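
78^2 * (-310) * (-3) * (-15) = -84871800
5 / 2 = 2.50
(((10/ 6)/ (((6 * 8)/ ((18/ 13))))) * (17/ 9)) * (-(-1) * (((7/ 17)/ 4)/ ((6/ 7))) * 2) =245/ 11232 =0.02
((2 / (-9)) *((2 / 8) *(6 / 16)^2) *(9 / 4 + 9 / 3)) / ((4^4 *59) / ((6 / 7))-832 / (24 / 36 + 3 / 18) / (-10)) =-1575 / 680493056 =-0.00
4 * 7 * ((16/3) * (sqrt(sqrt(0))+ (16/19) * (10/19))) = 71680/1083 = 66.19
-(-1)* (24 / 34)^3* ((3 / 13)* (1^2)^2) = 0.08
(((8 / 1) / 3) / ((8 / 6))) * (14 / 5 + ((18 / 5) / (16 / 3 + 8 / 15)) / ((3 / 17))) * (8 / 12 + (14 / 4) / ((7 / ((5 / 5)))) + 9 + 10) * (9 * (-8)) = -91146 / 5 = -18229.20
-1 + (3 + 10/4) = 9/2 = 4.50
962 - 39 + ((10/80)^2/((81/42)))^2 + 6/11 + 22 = 7764305435/8211456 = 945.55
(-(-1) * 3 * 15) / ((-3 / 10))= -150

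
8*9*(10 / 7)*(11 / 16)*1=495 / 7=70.71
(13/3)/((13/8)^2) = 64/39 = 1.64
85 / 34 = 5 / 2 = 2.50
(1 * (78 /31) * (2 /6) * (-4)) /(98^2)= -26 /74431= -0.00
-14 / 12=-1.17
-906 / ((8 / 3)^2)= -4077 / 32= -127.41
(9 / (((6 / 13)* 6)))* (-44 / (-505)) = 143 / 505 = 0.28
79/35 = 2.26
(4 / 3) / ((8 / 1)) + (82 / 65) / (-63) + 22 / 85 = 56453 / 139230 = 0.41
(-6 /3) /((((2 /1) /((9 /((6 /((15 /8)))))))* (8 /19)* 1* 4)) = -855 /512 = -1.67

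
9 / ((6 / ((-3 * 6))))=-27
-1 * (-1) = 1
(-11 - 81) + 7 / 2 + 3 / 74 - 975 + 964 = -3680 / 37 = -99.46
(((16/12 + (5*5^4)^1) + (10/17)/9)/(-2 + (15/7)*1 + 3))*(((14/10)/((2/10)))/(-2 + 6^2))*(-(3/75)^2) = -23438611/71527500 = -0.33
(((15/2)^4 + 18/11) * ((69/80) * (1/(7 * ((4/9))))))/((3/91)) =1499325633/56320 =26621.55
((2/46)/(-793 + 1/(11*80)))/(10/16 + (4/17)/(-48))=-10880/123052277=-0.00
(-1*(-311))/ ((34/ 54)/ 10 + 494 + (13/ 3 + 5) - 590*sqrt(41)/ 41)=13376421000*sqrt(41)/ 732034176449 + 467930970090/ 732034176449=0.76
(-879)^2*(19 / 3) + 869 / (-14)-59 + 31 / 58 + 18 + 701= 993480267 / 203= 4893991.46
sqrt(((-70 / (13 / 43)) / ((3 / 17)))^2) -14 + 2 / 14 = 354407 / 273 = 1298.19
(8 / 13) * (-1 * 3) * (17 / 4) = -102 / 13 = -7.85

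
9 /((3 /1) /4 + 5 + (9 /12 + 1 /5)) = 90 /67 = 1.34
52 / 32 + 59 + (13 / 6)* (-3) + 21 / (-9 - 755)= 82661 / 1528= 54.10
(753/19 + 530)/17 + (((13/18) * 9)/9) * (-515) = -338.44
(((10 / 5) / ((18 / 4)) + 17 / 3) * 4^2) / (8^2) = 55 / 36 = 1.53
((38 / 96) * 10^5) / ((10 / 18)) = 71250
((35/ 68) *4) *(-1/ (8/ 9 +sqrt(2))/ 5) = 36/ 119 - 81 *sqrt(2)/ 238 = -0.18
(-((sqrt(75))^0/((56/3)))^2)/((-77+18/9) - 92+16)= 9/473536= 0.00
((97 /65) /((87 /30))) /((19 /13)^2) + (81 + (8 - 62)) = 285185 /10469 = 27.24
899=899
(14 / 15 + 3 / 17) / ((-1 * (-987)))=283 / 251685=0.00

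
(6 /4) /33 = 1 /22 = 0.05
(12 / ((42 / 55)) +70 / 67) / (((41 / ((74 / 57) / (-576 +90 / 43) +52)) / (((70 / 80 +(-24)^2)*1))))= 110548352754125 / 9016131978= 12261.17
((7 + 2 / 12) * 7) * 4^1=602 / 3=200.67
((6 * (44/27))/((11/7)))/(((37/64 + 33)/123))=20992/921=22.79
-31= -31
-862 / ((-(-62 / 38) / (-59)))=966302 / 31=31171.03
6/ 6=1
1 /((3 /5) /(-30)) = -50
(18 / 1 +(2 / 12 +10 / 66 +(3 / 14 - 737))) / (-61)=55322 / 4697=11.78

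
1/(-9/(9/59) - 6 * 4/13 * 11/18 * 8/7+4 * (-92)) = -273/116923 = -0.00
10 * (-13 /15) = -26 /3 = -8.67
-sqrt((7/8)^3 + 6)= -sqrt(6830)/32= -2.58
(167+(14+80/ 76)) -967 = -14914/ 19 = -784.95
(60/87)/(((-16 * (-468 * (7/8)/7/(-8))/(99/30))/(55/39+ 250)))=-215710/44109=-4.89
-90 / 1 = -90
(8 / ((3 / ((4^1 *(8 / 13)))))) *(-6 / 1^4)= -512 / 13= -39.38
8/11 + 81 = 899/11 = 81.73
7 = 7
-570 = -570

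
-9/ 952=-0.01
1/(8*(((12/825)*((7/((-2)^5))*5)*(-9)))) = 55/63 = 0.87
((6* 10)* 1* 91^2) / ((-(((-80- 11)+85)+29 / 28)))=13912080 / 139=100086.91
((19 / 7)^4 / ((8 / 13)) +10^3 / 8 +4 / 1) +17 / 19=79594631 / 364952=218.10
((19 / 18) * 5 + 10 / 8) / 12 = 235 / 432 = 0.54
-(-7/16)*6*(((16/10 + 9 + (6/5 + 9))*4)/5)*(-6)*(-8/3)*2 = 1397.76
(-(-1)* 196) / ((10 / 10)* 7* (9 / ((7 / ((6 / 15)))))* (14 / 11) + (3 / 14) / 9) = 452760 / 10639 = 42.56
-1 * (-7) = 7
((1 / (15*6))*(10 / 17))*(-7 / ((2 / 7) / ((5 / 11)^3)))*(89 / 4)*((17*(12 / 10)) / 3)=-2.28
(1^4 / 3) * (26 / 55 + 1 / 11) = 31 / 165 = 0.19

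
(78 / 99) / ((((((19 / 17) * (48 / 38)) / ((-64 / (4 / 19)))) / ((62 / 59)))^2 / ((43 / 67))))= 1793453903072 / 69268419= 25891.36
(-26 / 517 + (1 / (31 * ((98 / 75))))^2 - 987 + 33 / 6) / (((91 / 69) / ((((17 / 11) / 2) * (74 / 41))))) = -203272254715983681 / 195832160992468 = -1037.99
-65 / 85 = -13 / 17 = -0.76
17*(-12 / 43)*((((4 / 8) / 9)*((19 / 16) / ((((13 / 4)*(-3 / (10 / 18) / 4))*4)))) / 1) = 1615 / 90558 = 0.02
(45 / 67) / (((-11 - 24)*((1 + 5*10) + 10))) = -9 / 28609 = -0.00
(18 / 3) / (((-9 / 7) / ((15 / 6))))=-35 / 3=-11.67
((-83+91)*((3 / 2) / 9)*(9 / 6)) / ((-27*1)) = -2 / 27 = -0.07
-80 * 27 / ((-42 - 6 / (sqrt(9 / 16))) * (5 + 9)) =108 / 35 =3.09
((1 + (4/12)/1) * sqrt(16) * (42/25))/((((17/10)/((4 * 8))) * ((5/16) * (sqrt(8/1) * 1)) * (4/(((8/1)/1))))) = 114688 * sqrt(2)/425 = 381.63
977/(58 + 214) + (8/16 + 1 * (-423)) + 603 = 50073/272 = 184.09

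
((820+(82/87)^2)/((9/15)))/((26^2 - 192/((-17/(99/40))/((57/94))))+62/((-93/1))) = 62055373700/31400064621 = 1.98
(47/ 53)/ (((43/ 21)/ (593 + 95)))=15792/ 53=297.96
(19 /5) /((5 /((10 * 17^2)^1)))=10982 /5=2196.40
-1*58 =-58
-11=-11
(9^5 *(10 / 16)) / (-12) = -3075.47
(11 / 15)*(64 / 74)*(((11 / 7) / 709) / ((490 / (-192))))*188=-23293952 / 224947975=-0.10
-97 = -97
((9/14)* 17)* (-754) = -57681/7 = -8240.14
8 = 8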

* Action item
The total of lines in the data that contain "sqrt" is all you should give.

* Completed task
8